● DIRECTIONS
What you write should be an exact copy of the material, from its first line through the line containing "10 | 33.0 |".
START DATASET CONTENT
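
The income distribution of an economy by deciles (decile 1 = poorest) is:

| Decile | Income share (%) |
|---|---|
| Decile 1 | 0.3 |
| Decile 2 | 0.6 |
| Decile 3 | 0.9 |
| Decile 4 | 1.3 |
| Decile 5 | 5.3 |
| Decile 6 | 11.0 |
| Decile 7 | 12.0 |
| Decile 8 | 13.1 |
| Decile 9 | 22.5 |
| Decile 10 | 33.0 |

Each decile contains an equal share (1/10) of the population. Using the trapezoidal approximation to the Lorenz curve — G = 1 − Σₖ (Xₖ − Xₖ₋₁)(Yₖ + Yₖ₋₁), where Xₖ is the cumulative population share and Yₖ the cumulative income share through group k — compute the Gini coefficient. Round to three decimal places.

Cumulative income shares Yₖ: 0.0030, 0.0090, 0.0180, 0.0310, 0.0840, 0.1940, 0.3140, 0.4450, 0.6700, 1.0000
Σ (Xₖ−Xₖ₋₁)(Yₖ+Yₖ₋₁) = (1/10)(0.0030+0.0000) + (1/10)(0.0090+0.0030) + (1/10)(0.0180+0.0090) + (1/10)(0.0310+0.0180) + (1/10)(0.0840+0.0310) + (1/10)(0.1940+0.0840) + (1/10)(0.3140+0.1940) + (1/10)(0.4450+0.3140) + (1/10)(0.6700+0.4450) + (1/10)(1.0000+0.6700)
  = 0.0003 + 0.0012 + 0.0027 + 0.0049 + 0.0115 + 0.0278 + 0.0508 + 0.0759 + 0.1115 + 0.1670 = 0.4536
G = 1 − 0.4536 = 0.5464

0.546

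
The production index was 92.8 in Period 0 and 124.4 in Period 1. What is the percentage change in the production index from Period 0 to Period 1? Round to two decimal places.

Change = (124.4 − 92.8) / 92.8 × 100
       = 31.6 / 92.8 × 100 = 34.0517%

34.05%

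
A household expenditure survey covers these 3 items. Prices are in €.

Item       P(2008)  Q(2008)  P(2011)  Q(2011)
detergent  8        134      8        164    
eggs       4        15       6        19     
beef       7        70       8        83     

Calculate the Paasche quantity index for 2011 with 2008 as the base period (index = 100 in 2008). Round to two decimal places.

Paasche quantity index uses current-period prices as weights.
ΣP(2011)·Q(2011) = 8×164 + 6×19 + 8×83 = 1312 + 114 + 664 = 2090
ΣP(2011)·Q(2008) = 8×134 + 6×15 + 8×70 = 1072 + 90 + 560 = 1722
Index = 2090 / 1722 × 100 = 121.3705

121.37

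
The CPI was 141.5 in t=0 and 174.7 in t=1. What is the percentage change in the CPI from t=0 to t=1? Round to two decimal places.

Change = (174.7 − 141.5) / 141.5 × 100
       = 33.2 / 141.5 × 100 = 23.4629%

23.46%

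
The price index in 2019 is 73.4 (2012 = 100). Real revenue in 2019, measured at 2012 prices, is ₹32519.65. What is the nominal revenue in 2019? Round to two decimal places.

23869.42

Nominal = Real × (Index/100) = 32519.65 × (73.4/100)
        = 32519.65 × 0.734 = 23869.4231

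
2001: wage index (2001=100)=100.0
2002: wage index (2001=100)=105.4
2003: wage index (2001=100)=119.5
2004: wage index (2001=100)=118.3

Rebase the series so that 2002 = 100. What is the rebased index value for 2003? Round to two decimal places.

113.38

Rebased(2003) = 119.5 / 105.4 × 100 = 113.3776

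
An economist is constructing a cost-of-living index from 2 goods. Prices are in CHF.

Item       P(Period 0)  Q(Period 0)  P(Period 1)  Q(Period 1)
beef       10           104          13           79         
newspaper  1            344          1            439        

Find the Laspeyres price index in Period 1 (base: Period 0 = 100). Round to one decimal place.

122.5

Laspeyres price index uses base-period quantities as weights.
ΣP(Period 1)·Q(Period 0) = 13×104 + 1×344 = 1352 + 344 = 1696
ΣP(Period 0)·Q(Period 0) = 10×104 + 1×344 = 1040 + 344 = 1384
Index = 1696 / 1384 × 100 = 122.5434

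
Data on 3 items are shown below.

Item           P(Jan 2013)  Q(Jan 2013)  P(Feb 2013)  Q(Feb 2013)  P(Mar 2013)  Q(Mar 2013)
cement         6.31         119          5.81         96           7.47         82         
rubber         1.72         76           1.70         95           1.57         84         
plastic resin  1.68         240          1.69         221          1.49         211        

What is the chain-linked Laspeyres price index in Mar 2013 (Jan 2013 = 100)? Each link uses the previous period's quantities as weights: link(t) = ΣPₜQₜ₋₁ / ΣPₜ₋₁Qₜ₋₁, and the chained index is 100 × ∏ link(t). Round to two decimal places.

104.42

Link Jan 2013→Feb 2013:
ΣP(Feb 2013)Q(Jan 2013) = 5.81×119 + 1.70×76 + 1.69×240 = 691.39 + 129.2 + 405.6 = 1226.19
ΣP(Jan 2013)Q(Jan 2013) = 6.31×119 + 1.72×76 + 1.68×240 = 750.89 + 130.72 + 403.2 = 1284.81
link = 1226.19/1284.81 = 0.954375
Link Feb 2013→Mar 2013:
ΣP(Mar 2013)Q(Feb 2013) = 7.47×96 + 1.57×95 + 1.49×221 = 717.12 + 149.15 + 329.29 = 1195.56
ΣP(Feb 2013)Q(Feb 2013) = 5.81×96 + 1.70×95 + 1.69×221 = 557.76 + 161.5 + 373.49 = 1092.75
link = 1195.56/1092.75 = 1.094084
Chained index = 100 × 0.954375 × 1.094084 = 104.4166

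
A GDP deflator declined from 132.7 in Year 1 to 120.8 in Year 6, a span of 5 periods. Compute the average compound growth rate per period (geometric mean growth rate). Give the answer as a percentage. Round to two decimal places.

Growth factor = (120.8/132.7)^(1/5) = (0.910324)^(1/5) = 0.981385
Growth rate = 0.981385 − 1 = -0.018615 = -1.8615%

-1.86%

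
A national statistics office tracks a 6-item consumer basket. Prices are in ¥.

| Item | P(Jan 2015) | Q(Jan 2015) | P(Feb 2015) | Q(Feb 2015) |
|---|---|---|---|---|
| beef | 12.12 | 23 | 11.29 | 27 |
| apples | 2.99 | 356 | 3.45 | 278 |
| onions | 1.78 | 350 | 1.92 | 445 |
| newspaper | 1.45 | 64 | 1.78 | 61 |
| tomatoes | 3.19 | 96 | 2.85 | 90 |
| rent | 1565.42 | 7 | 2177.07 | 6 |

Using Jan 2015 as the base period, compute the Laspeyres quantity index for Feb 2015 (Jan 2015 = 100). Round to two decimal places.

Laspeyres quantity index uses base-period prices as weights.
ΣP(Jan 2015)·Q(Feb 2015) = 12.12×27 + 2.99×278 + 1.78×445 + 1.45×61 + 3.19×90 + 1565.42×6 = 327.24 + 831.22 + 792.1 + 88.45 + 287.1 + 9392.52 = 11718.63
ΣP(Jan 2015)·Q(Jan 2015) = 12.12×23 + 2.99×356 + 1.78×350 + 1.45×64 + 3.19×96 + 1565.42×7 = 278.76 + 1064.44 + 623 + 92.8 + 306.24 + 10957.94 = 13323.18
Index = 11718.63 / 13323.18 × 100 = 87.9567

87.96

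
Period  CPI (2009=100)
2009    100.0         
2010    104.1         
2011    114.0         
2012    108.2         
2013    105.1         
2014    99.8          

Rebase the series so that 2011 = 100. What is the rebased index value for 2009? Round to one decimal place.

87.7

Rebased(2009) = 100.0 / 114.0 × 100 = 87.7193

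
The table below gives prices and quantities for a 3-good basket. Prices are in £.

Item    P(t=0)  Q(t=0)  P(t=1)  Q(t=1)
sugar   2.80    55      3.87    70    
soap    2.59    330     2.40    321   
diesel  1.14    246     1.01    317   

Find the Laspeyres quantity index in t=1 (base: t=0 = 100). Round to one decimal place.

Laspeyres quantity index uses base-period prices as weights.
ΣP(t=0)·Q(t=1) = 2.80×70 + 2.59×321 + 1.14×317 = 196 + 831.39 + 361.38 = 1388.77
ΣP(t=0)·Q(t=0) = 2.80×55 + 2.59×330 + 1.14×246 = 154 + 854.7 + 280.44 = 1289.14
Index = 1388.77 / 1289.14 × 100 = 107.7284

107.7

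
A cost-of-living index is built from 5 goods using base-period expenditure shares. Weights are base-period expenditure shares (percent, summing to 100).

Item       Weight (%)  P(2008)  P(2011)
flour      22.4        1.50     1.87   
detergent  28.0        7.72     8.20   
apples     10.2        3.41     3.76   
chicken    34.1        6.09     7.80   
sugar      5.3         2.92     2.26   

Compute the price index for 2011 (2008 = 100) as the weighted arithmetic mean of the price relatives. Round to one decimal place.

116.7

flour: 22.4 × (1.87/1.50) = 22.4 × 1.246667 = 27.9253
detergent: 28.0 × (8.20/7.72) = 28.0 × 1.062176 = 29.7409
apples: 10.2 × (3.76/3.41) = 10.2 × 1.102639 = 11.2469
chicken: 34.1 × (7.80/6.09) = 34.1 × 1.280788 = 43.6749
sugar: 5.3 × (2.26/2.92) = 5.3 × 0.773973 = 4.1021
Index = Σ wᵢ·(p₁ᵢ/p₀ᵢ) = 27.9253 + 29.7409 + 11.2469 + 43.6749 + 4.1021 = 116.6901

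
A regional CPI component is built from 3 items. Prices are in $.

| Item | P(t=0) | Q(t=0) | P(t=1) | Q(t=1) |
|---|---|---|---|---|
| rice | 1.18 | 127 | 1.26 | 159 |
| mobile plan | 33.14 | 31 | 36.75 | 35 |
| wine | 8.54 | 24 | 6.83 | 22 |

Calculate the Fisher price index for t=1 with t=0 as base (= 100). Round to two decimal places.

106.23

Laspeyres component (base-period weights):
ΣP(t=1)Q(t=0) = 1.26×127 + 36.75×31 + 6.83×24 = 160.02 + 1139.25 + 163.92 = 1463.19
ΣP(t=0)Q(t=0) = 1.18×127 + 33.14×31 + 8.54×24 = 149.86 + 1027.34 + 204.96 = 1382.16
L = 1463.19 / 1382.16 × 100 = 105.8626
Paasche component (current-period weights):
ΣP(t=1)Q(t=1) = 1.26×159 + 36.75×35 + 6.83×22 = 200.34 + 1286.25 + 150.26 = 1636.85
ΣP(t=0)Q(t=1) = 1.18×159 + 33.14×35 + 8.54×22 = 187.62 + 1159.9 + 187.88 = 1535.4
P = 1636.85 / 1535.4 × 100 = 106.6074
Fisher = √(L × P) = √(105.8626 × 106.6074) = 106.2343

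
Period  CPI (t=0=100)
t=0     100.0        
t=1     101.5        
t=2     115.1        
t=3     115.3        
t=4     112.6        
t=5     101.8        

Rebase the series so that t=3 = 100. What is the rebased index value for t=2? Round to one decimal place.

Rebased(t=2) = 115.1 / 115.3 × 100 = 99.8265

99.8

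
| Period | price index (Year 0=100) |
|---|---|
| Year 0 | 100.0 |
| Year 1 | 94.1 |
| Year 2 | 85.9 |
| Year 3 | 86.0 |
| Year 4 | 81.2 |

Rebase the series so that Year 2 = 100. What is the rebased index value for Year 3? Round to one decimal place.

100.1

Rebased(Year 3) = 86.0 / 85.9 × 100 = 100.1164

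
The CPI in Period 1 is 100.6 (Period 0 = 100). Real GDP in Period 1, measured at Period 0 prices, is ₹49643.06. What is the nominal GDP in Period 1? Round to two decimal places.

Nominal = Real × (Index/100) = 49643.06 × (100.6/100)
        = 49643.06 × 1.006 = 49940.9184

49940.92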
END DATASET CONTENT
● RESULT
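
The income distribution of an economy by deciles (decile 1 = poorest) is:

| Decile | Income share (%) |
|---|---|
| Decile 1 | 0.3 |
| Decile 2 | 0.6 |
| Decile 3 | 0.9 |
| Decile 4 | 1.3 |
| Decile 5 | 5.3 |
| Decile 6 | 11.0 |
| Decile 7 | 12.0 |
| Decile 8 | 13.1 |
| Decile 9 | 22.5 |
| Decile 10 | 33.0 |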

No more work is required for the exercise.